::: Information

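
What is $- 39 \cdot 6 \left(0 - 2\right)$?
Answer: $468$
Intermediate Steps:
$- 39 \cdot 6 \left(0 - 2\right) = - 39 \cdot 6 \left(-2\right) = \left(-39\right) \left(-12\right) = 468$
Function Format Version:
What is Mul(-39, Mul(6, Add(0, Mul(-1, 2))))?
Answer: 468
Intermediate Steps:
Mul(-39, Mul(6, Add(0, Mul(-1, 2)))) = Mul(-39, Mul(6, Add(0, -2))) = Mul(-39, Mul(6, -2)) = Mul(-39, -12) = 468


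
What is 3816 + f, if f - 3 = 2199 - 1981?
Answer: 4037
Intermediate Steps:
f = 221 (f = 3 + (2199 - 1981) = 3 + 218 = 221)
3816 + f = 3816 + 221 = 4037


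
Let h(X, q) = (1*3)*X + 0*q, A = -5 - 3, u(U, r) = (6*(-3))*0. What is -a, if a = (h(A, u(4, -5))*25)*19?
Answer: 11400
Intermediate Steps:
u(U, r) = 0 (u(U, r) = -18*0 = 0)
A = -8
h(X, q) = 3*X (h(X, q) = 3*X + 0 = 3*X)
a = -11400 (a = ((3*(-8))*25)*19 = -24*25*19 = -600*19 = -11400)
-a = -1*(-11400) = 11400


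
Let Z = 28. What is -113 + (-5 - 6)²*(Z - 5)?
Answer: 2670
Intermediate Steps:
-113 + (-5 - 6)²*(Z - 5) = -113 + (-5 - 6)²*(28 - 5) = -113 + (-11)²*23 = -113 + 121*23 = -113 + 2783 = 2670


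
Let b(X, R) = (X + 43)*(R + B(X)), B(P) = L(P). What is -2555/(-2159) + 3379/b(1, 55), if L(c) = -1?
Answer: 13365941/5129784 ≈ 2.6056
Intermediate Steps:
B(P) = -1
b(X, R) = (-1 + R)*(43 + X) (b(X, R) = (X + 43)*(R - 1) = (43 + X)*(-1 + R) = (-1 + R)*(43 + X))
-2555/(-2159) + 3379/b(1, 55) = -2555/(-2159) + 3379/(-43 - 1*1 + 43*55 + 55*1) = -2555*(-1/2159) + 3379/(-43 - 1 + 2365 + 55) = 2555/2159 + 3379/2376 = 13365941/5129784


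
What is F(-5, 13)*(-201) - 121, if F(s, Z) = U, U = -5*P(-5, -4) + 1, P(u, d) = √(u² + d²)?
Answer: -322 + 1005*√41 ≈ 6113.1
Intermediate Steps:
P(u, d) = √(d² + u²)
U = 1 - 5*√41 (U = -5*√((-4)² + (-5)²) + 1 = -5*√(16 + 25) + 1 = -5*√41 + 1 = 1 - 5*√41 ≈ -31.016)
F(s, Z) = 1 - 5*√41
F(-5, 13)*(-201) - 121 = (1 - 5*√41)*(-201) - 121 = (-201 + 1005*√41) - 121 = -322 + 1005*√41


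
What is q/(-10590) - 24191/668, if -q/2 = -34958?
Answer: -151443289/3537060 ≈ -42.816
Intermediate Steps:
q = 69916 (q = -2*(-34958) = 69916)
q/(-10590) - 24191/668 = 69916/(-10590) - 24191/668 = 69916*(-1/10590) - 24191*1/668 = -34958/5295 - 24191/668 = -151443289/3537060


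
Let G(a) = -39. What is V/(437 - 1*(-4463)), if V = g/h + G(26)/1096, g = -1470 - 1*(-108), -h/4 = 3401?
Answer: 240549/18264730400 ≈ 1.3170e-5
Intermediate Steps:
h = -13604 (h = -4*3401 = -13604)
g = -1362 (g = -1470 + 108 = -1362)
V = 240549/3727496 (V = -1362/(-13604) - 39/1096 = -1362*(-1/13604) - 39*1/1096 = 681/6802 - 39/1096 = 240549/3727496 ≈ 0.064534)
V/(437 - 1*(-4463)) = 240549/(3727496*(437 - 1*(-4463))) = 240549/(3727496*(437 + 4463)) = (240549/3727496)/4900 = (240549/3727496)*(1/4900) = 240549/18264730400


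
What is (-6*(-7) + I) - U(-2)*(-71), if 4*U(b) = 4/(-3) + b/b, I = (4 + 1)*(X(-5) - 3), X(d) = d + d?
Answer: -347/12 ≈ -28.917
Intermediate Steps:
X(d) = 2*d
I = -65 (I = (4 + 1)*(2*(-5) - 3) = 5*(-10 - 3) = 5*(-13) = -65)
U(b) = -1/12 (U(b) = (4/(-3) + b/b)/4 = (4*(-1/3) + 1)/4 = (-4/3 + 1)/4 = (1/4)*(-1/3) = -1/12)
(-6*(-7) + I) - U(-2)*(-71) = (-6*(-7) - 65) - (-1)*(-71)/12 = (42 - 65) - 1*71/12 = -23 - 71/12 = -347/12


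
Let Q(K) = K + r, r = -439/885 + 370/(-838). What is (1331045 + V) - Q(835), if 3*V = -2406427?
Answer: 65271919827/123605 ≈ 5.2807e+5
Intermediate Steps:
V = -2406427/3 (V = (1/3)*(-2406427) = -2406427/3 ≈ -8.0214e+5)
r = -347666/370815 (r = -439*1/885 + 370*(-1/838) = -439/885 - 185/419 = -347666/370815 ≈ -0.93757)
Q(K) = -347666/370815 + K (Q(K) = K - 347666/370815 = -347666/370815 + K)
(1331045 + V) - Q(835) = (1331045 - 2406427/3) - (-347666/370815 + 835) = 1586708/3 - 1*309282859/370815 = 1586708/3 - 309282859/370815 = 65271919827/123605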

::::::
::: Information

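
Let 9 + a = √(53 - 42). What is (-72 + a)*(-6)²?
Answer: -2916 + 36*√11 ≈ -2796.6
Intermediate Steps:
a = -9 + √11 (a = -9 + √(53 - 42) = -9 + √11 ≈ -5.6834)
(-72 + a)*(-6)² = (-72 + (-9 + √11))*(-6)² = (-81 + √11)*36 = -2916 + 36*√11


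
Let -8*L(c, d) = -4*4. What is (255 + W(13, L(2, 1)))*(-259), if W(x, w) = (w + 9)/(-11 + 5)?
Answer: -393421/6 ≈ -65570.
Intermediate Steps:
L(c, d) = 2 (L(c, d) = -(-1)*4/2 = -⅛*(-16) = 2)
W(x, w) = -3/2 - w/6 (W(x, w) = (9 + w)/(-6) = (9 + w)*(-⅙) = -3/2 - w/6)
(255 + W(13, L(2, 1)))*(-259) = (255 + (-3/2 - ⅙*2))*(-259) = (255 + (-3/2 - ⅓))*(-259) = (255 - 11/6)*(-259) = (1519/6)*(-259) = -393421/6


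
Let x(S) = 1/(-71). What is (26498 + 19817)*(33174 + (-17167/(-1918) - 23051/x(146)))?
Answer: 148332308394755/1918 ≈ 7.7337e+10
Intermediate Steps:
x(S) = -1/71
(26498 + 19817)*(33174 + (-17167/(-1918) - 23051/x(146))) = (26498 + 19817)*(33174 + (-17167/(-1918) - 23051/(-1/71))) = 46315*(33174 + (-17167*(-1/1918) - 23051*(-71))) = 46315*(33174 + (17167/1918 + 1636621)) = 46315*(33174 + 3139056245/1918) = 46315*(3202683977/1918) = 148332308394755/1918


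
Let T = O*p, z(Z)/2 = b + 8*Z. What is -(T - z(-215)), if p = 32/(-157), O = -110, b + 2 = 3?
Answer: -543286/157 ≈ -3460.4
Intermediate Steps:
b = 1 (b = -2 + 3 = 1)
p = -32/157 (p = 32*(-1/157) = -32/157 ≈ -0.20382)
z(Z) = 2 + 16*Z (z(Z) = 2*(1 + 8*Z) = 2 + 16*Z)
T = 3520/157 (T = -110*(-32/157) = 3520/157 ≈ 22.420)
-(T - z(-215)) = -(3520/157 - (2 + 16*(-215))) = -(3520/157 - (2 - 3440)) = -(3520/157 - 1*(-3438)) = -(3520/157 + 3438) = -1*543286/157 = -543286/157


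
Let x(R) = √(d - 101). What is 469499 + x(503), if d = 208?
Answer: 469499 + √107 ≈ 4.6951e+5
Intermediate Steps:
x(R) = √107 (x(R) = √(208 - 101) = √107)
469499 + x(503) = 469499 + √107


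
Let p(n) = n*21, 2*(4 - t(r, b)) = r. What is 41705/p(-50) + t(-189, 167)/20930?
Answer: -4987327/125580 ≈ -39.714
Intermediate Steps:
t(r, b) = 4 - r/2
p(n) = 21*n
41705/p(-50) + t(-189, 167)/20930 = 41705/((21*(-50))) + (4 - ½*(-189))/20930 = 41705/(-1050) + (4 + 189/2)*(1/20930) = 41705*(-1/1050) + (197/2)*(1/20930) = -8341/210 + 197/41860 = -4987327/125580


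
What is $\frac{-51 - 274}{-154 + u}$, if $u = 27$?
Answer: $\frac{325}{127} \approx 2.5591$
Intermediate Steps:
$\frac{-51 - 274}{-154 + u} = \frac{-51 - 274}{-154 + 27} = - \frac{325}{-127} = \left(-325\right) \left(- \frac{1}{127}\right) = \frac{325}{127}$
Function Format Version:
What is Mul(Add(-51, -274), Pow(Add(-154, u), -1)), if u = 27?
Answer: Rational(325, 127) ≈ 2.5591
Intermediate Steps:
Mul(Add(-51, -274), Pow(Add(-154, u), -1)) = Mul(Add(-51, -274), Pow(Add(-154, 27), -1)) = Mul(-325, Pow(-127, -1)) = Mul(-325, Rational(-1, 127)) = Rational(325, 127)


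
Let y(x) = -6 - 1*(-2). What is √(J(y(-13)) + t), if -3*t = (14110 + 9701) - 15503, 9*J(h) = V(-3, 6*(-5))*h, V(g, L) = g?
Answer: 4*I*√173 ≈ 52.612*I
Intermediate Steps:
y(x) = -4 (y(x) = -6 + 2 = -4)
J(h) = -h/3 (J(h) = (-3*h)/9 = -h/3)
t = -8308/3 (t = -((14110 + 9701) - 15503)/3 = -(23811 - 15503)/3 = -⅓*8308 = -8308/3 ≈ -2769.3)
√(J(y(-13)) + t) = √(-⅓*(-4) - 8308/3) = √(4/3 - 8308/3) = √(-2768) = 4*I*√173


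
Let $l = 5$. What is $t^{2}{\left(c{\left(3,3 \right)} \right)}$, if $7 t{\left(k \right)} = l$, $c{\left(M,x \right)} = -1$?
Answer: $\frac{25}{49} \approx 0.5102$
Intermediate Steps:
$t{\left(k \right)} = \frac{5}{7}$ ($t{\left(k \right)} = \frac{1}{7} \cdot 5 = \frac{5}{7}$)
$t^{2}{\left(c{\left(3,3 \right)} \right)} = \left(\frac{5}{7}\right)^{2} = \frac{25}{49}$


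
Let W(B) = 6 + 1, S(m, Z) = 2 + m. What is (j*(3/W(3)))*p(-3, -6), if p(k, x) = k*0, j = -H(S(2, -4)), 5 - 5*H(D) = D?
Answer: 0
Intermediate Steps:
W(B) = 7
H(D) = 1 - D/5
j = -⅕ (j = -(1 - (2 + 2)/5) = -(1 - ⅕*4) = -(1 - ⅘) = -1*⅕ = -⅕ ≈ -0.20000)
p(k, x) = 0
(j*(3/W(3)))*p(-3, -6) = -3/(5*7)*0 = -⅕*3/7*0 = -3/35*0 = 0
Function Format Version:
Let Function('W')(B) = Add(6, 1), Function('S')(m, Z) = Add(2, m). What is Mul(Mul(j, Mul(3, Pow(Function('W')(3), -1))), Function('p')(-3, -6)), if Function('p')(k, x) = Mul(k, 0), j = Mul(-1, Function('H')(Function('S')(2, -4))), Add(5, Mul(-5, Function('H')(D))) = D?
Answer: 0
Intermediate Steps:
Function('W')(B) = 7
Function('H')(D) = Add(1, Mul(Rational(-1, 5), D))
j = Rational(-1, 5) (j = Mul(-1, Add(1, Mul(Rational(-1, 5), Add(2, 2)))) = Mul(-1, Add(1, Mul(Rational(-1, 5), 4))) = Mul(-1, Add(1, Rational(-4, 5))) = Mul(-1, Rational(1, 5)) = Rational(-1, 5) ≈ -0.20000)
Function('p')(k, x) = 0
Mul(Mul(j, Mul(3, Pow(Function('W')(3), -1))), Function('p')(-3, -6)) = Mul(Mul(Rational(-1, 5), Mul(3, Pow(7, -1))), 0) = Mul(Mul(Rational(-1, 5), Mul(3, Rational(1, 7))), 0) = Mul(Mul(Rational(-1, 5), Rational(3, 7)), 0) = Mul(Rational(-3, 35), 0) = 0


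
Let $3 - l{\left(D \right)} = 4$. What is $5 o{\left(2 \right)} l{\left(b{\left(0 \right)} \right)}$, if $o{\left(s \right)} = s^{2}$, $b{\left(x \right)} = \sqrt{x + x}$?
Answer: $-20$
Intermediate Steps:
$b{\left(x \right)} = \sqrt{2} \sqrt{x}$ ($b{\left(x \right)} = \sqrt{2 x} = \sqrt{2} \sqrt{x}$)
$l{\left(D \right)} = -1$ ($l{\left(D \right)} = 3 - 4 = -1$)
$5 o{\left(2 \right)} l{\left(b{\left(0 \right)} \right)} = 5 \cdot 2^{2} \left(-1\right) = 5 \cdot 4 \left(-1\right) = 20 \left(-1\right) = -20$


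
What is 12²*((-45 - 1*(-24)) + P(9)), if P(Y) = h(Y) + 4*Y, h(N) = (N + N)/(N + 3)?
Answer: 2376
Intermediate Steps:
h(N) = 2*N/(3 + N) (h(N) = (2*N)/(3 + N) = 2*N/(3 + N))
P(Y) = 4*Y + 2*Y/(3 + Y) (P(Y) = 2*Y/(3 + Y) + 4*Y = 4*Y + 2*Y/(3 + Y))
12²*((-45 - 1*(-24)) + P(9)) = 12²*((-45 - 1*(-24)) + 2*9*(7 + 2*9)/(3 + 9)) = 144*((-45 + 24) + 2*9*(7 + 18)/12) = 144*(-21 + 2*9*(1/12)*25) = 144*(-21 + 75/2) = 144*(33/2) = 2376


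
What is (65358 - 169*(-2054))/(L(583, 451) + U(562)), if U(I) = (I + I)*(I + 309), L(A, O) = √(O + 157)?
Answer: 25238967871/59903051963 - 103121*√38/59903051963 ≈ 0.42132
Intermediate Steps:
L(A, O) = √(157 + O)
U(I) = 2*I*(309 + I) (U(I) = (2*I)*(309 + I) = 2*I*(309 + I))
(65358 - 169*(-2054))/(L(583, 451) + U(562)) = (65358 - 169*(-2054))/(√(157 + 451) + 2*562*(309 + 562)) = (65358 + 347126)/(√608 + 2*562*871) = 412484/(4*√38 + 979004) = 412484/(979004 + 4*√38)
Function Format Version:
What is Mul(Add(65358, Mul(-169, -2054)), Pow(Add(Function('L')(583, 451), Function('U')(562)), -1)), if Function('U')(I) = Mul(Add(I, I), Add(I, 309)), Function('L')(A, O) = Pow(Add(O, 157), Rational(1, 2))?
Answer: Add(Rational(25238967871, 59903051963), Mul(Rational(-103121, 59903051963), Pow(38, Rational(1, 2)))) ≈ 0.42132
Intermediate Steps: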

::::::
::: Information

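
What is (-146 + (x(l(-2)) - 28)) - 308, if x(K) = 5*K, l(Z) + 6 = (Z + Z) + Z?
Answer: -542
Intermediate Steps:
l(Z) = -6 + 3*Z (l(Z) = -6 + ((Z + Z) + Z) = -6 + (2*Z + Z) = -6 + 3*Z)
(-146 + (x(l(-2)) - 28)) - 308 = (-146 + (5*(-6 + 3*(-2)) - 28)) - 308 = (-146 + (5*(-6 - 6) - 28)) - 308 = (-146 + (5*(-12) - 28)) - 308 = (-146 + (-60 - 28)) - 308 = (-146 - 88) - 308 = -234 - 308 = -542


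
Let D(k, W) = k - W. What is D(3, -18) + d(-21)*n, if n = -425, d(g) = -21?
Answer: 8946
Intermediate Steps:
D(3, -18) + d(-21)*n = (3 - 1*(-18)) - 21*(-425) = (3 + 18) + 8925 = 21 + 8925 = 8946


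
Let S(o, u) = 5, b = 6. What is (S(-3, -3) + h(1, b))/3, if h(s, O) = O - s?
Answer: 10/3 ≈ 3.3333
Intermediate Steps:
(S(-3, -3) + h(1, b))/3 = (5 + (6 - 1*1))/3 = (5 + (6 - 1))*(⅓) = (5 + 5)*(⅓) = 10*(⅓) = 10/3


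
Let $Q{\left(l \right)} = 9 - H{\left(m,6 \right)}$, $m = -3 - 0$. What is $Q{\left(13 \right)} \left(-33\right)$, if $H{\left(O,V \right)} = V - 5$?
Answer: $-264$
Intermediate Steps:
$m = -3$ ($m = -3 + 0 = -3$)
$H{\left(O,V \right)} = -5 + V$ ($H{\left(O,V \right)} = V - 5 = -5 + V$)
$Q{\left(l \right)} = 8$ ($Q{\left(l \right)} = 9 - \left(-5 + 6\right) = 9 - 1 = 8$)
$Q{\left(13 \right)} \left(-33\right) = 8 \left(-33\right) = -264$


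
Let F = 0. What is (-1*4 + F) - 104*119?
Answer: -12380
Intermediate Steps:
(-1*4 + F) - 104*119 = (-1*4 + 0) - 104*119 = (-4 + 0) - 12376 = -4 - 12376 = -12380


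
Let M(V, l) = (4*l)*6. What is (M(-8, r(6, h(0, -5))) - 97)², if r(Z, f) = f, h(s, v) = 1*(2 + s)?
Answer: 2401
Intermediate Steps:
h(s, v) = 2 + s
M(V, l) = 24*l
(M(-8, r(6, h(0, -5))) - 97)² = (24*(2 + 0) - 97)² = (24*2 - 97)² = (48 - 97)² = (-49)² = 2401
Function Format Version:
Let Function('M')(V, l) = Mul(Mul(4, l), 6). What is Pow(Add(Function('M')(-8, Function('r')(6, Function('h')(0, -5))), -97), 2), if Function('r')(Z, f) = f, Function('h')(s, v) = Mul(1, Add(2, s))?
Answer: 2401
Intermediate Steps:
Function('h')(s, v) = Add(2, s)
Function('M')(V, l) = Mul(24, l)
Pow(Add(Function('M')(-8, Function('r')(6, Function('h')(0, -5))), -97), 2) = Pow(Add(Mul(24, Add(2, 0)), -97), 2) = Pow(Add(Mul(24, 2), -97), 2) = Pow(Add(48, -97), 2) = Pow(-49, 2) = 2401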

::::::

* _Exercise directions_:
Copy out only the lines of the records above from the one with "Let Q(K) = K" through the one with "Answer: 65271919827/123605 ≈ 5.2807e+5", exactly as they stand, both included.

* _Written response_:
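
Let Q(K) = K + r, r = -439/885 + 370/(-838). What is (1331045 + V) - Q(835), if 3*V = -2406427?
Answer: 65271919827/123605 ≈ 5.2807e+5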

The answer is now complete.